▶ **Data items**:
== Segment start ==

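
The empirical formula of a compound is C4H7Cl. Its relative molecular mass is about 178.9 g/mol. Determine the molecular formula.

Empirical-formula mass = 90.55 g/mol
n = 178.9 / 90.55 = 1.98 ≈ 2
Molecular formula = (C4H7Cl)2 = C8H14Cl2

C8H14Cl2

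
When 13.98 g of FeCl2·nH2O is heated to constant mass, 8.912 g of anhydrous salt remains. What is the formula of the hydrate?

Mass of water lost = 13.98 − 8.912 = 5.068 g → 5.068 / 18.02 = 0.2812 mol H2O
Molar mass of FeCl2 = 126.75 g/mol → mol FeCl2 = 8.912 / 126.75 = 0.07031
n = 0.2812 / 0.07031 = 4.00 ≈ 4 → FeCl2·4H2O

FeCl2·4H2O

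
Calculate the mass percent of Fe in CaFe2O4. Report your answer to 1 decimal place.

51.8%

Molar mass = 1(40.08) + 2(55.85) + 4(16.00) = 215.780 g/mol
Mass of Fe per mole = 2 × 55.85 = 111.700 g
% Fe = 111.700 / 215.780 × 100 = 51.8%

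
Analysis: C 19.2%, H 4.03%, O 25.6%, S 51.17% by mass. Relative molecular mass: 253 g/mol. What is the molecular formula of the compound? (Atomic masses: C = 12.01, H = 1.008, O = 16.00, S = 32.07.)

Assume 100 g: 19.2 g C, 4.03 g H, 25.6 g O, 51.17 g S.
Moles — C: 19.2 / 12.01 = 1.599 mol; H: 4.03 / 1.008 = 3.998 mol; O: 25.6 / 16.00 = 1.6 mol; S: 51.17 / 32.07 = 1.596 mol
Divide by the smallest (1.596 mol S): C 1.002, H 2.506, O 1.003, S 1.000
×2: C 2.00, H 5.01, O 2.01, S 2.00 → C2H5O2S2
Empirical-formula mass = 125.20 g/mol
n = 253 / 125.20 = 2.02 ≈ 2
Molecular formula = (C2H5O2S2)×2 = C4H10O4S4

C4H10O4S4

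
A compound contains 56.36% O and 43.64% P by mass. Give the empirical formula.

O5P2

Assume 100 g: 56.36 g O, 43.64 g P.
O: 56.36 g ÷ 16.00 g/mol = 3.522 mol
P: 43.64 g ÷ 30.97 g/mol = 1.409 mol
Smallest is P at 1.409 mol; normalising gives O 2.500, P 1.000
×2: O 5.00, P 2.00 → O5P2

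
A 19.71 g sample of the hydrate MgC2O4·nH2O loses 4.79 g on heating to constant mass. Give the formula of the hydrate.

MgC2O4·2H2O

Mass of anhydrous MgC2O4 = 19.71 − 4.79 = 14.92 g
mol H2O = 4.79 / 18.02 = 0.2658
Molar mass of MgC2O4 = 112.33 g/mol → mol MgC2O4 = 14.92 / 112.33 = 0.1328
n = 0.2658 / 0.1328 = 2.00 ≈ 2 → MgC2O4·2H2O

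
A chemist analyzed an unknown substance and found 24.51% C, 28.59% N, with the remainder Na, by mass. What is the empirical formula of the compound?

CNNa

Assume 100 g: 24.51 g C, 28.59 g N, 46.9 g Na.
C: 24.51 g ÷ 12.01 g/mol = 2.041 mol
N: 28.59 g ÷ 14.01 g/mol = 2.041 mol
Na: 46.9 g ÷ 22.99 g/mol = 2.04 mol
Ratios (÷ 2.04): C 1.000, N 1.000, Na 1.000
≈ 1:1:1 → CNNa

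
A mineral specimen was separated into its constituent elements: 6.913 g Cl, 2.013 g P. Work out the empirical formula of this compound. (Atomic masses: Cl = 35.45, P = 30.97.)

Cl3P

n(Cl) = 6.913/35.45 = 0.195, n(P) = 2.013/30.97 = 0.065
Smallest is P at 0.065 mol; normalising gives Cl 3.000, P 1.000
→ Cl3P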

== Segment end ==

▶ **Work instructions**:
Copy the records above. Leave out nothing.

▶ **Final answer**:
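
The empirical formula of a compound is C4H7Cl. Its relative molecular mass is about 178.9 g/mol. Determine the molecular formula.

Empirical-formula mass = 90.55 g/mol
n = 178.9 / 90.55 = 1.98 ≈ 2
Molecular formula = (C4H7Cl)2 = C8H14Cl2

C8H14Cl2

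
When 13.98 g of FeCl2·nH2O is heated to constant mass, 8.912 g of anhydrous salt remains. What is the formula of the hydrate?

Mass of water lost = 13.98 − 8.912 = 5.068 g → 5.068 / 18.02 = 0.2812 mol H2O
Molar mass of FeCl2 = 126.75 g/mol → mol FeCl2 = 8.912 / 126.75 = 0.07031
n = 0.2812 / 0.07031 = 4.00 ≈ 4 → FeCl2·4H2O

FeCl2·4H2O

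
Calculate the mass percent of Fe in CaFe2O4. Report your answer to 1 decimal place.

51.8%

Molar mass = 1(40.08) + 2(55.85) + 4(16.00) = 215.780 g/mol
Mass of Fe per mole = 2 × 55.85 = 111.700 g
% Fe = 111.700 / 215.780 × 100 = 51.8%

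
Analysis: C 19.2%, H 4.03%, O 25.6%, S 51.17% by mass. Relative molecular mass: 253 g/mol. What is the molecular formula of the compound? (Atomic masses: C = 12.01, H = 1.008, O = 16.00, S = 32.07.)

Assume 100 g: 19.2 g C, 4.03 g H, 25.6 g O, 51.17 g S.
Moles — C: 19.2 / 12.01 = 1.599 mol; H: 4.03 / 1.008 = 3.998 mol; O: 25.6 / 16.00 = 1.6 mol; S: 51.17 / 32.07 = 1.596 mol
Divide by the smallest (1.596 mol S): C 1.002, H 2.506, O 1.003, S 1.000
×2: C 2.00, H 5.01, O 2.01, S 2.00 → C2H5O2S2
Empirical-formula mass = 125.20 g/mol
n = 253 / 125.20 = 2.02 ≈ 2
Molecular formula = (C2H5O2S2)×2 = C4H10O4S4

C4H10O4S4

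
A compound contains 56.36% O and 43.64% P by mass. Give the empirical formula.

O5P2

Assume 100 g: 56.36 g O, 43.64 g P.
O: 56.36 g ÷ 16.00 g/mol = 3.522 mol
P: 43.64 g ÷ 30.97 g/mol = 1.409 mol
Smallest is P at 1.409 mol; normalising gives O 2.500, P 1.000
×2: O 5.00, P 2.00 → O5P2

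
A 19.71 g sample of the hydrate MgC2O4·nH2O loses 4.79 g on heating to constant mass. Give the formula of the hydrate.

MgC2O4·2H2O

Mass of anhydrous MgC2O4 = 19.71 − 4.79 = 14.92 g
mol H2O = 4.79 / 18.02 = 0.2658
Molar mass of MgC2O4 = 112.33 g/mol → mol MgC2O4 = 14.92 / 112.33 = 0.1328
n = 0.2658 / 0.1328 = 2.00 ≈ 2 → MgC2O4·2H2O

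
A chemist analyzed an unknown substance and found 24.51% C, 28.59% N, with the remainder Na, by mass. What is the empirical formula of the compound?

CNNa

Assume 100 g: 24.51 g C, 28.59 g N, 46.9 g Na.
C: 24.51 g ÷ 12.01 g/mol = 2.041 mol
N: 28.59 g ÷ 14.01 g/mol = 2.041 mol
Na: 46.9 g ÷ 22.99 g/mol = 2.04 mol
Ratios (÷ 2.04): C 1.000, N 1.000, Na 1.000
≈ 1:1:1 → CNNa

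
A mineral specimen was separated into its constituent elements: 6.913 g Cl, 2.013 g P. Work out the empirical formula of this compound. (Atomic masses: Cl = 35.45, P = 30.97.)

Cl3P

n(Cl) = 6.913/35.45 = 0.195, n(P) = 2.013/30.97 = 0.065
Smallest is P at 0.065 mol; normalising gives Cl 3.000, P 1.000
→ Cl3P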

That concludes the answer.